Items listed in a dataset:
▼

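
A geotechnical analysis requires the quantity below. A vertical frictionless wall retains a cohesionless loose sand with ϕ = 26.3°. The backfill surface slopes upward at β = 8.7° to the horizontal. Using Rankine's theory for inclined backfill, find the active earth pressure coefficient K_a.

K_a = cos β · (cos β − √(cos²β − cos²φ)) / (cos β + √(cos²β − cos²φ)).
cos β = 0.9885, cos φ = 0.8965, √(cos²β − cos²φ) = 0.4165.
K_a = 0.9885 × (0.9885 − 0.4165)/(0.9885 + 0.4165) = 0.4025.

0.402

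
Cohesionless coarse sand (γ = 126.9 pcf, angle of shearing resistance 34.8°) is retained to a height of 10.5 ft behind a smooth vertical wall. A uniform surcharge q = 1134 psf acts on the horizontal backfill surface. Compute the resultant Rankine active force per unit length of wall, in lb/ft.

K_a = tan²(45° − φ/2) = 0.2733.
Soil triangle: ½ K_a γ H² = 0.5×0.2733×126.9×10.5² = 1912 lb/ft.
Surcharge rectangle: K_a q H = 0.2733×1134×10.5 = 3254 lb/ft.
Total = 1912 + 3254 = 5166 lb/ft.

5170 lb/ft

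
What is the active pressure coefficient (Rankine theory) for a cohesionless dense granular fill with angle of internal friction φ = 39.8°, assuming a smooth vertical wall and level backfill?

K_a = (1 − sin φ)/(1 + sin φ) = (1 − sin 39.8°)/(1 + sin 39.8°) = 0.2194.

0.219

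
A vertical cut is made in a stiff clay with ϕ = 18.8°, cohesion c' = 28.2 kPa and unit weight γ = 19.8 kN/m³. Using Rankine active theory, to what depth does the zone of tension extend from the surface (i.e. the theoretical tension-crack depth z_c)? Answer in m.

3.98 m

K_a = tan²(45° − 18.8°/2) = 0.5126; √K_a = 0.7159.
The active pressure is zero where K_a γ z = 2c√K_a, so z_c = 2c/(γ√K_a) = 2×28.2/(19.8×0.7159) = 3.979 m.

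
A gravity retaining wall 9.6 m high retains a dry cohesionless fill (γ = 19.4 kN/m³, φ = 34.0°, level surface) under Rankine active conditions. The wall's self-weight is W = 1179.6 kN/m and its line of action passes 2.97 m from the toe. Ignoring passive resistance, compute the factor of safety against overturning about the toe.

K_a = tan²(45° − 34.0°/2) = 0.2827.
P_a = ½K_aγH² = 0.5×0.2827×19.4×9.6² = 252.7 kN/m, acting at H/3 = 3.200 m above the base.
Overturning moment M_o = P_a × H/3 = 252.7 × 3.200 = 808.7.
Resisting moment M_r = W × 2.97 = 1179.6 × 2.97 = 3503.
FS_overturning = M_r/M_o = 3503/808.7 = 4.332.

4.33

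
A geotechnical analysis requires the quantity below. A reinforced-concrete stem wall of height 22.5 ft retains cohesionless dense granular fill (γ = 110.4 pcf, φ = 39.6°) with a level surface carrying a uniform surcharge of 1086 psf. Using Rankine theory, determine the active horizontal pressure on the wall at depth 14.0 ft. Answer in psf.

583 psf

K_a = (1 − sin φ)/(1 + sin φ) = 0.2214.
σ_v = γz + q = 110.4 × 14.0 + 1086 = 2632 psf.
σ_h = K_a σ_v = 0.2214 × 2632 = 582.7 psf.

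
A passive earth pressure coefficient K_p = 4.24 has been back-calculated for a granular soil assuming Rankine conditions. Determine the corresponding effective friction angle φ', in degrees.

K_p = (1+sin φ)/(1−sin φ) ⇒ sin φ = (K_p − 1)/(K_p + 1) = 0.6183.
φ = arcsin(0.6183) = 38.19°.

38.2°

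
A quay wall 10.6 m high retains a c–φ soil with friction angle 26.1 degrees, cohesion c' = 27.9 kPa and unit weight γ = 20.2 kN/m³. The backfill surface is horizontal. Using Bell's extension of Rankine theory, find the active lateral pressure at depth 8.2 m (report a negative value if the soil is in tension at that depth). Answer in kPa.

K_a = (1 − sin φ)/(1 + sin φ) = 0.3889.
σ_a = K_a γ z − 2c√K_a = 0.3889×20.2×8.2 − 2×27.9×0.6237 = 29.63 kPa.

29.6 kPa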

▲

Task directions: All records shown above are to be repeated exactly.

Problem solution:
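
A geotechnical analysis requires the quantity below. A vertical frictionless wall retains a cohesionless loose sand with ϕ = 26.3°. The backfill surface slopes upward at β = 8.7° to the horizontal. Using Rankine's theory for inclined backfill, find the active earth pressure coefficient K_a.

K_a = cos β · (cos β − √(cos²β − cos²φ)) / (cos β + √(cos²β − cos²φ)).
cos β = 0.9885, cos φ = 0.8965, √(cos²β − cos²φ) = 0.4165.
K_a = 0.9885 × (0.9885 − 0.4165)/(0.9885 + 0.4165) = 0.4025.

0.402

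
Cohesionless coarse sand (γ = 126.9 pcf, angle of shearing resistance 34.8°) is retained to a height of 10.5 ft behind a smooth vertical wall. A uniform surcharge q = 1134 psf acts on the horizontal backfill surface. Compute the resultant Rankine active force per unit length of wall, in lb/ft.

K_a = tan²(45° − φ/2) = 0.2733.
Soil triangle: ½ K_a γ H² = 0.5×0.2733×126.9×10.5² = 1912 lb/ft.
Surcharge rectangle: K_a q H = 0.2733×1134×10.5 = 3254 lb/ft.
Total = 1912 + 3254 = 5166 lb/ft.

5170 lb/ft

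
What is the active pressure coefficient (Rankine theory) for a cohesionless dense granular fill with angle of internal friction φ = 39.8°, assuming a smooth vertical wall and level backfill?

K_a = (1 − sin φ)/(1 + sin φ) = (1 − sin 39.8°)/(1 + sin 39.8°) = 0.2194.

0.219

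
A vertical cut is made in a stiff clay with ϕ = 18.8°, cohesion c' = 28.2 kPa and unit weight γ = 19.8 kN/m³. Using Rankine active theory, to what depth does the zone of tension extend from the surface (i.e. the theoretical tension-crack depth z_c)? Answer in m.

3.98 m

K_a = tan²(45° − 18.8°/2) = 0.5126; √K_a = 0.7159.
The active pressure is zero where K_a γ z = 2c√K_a, so z_c = 2c/(γ√K_a) = 2×28.2/(19.8×0.7159) = 3.979 m.

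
A gravity retaining wall 9.6 m high retains a dry cohesionless fill (γ = 19.4 kN/m³, φ = 34.0°, level surface) under Rankine active conditions. The wall's self-weight is W = 1179.6 kN/m and its line of action passes 2.97 m from the toe. Ignoring passive resistance, compute the factor of safety against overturning about the toe.

K_a = tan²(45° − 34.0°/2) = 0.2827.
P_a = ½K_aγH² = 0.5×0.2827×19.4×9.6² = 252.7 kN/m, acting at H/3 = 3.200 m above the base.
Overturning moment M_o = P_a × H/3 = 252.7 × 3.200 = 808.7.
Resisting moment M_r = W × 2.97 = 1179.6 × 2.97 = 3503.
FS_overturning = M_r/M_o = 3503/808.7 = 4.332.

4.33

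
A geotechnical analysis requires the quantity below. A reinforced-concrete stem wall of height 22.5 ft retains cohesionless dense granular fill (γ = 110.4 pcf, φ = 39.6°) with a level surface carrying a uniform surcharge of 1086 psf. Using Rankine theory, determine the active horizontal pressure on the wall at depth 14.0 ft. Answer in psf.

583 psf

K_a = (1 − sin φ)/(1 + sin φ) = 0.2214.
σ_v = γz + q = 110.4 × 14.0 + 1086 = 2632 psf.
σ_h = K_a σ_v = 0.2214 × 2632 = 582.7 psf.

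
A passive earth pressure coefficient K_p = 4.24 has been back-calculated for a granular soil assuming Rankine conditions. Determine the corresponding effective friction angle φ', in degrees.

K_p = (1+sin φ)/(1−sin φ) ⇒ sin φ = (K_p − 1)/(K_p + 1) = 0.6183.
φ = arcsin(0.6183) = 38.19°.

38.2°

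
A quay wall 10.6 m high retains a c–φ soil with friction angle 26.1 degrees, cohesion c' = 27.9 kPa and unit weight γ = 20.2 kN/m³. The backfill surface is horizontal. Using Bell's extension of Rankine theory, find the active lateral pressure at depth 8.2 m (report a negative value if the soil is in tension at that depth). Answer in kPa.

K_a = (1 − sin φ)/(1 + sin φ) = 0.3889.
σ_a = K_a γ z − 2c√K_a = 0.3889×20.2×8.2 − 2×27.9×0.6237 = 29.63 kPa.

29.6 kPa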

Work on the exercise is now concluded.